=== Section Start ===
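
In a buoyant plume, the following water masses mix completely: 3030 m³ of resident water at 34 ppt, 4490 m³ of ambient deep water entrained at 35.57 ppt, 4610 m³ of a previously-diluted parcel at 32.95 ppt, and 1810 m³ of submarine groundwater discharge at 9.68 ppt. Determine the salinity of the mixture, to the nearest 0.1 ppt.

31.0 ppt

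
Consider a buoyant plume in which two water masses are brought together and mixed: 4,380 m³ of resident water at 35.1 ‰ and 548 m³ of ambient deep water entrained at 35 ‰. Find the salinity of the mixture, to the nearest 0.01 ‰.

35.09 ‰

Salt balance:
salt = 4,380×35.1 + 548×35 = 153,738 + 19,180 = 172,918
volume = 4,380 + 548 = 4,928 m³
S = 172,918 / 4,928 = 35.0889 ‰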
=== Section End ===
=== WHAT IS REQUIRED ===
Every line above should be reproduced precisely.

=== TASK RESPONSE ===
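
In a buoyant plume, the following water masses mix completely: 3030 m³ of resident water at 34 ppt, 4490 m³ of ambient deep water entrained at 35.57 ppt, 4610 m³ of a previously-diluted parcel at 32.95 ppt, and 1810 m³ of submarine groundwater discharge at 9.68 ppt. Determine the salinity of the mixture, to the nearest 0.1 ppt.

31.0 ppt

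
Consider a buoyant plume in which two water masses are brought together and mixed: 4,380 m³ of resident water at 35.1 ‰ and 548 m³ of ambient deep water entrained at 35 ‰. Find the salinity of the mixture, to the nearest 0.01 ‰.

35.09 ‰

Salt balance:
salt = 4,380×35.1 + 548×35 = 153,738 + 19,180 = 172,918
volume = 4,380 + 548 = 4,928 m³
S = 172,918 / 4,928 = 35.0889 ‰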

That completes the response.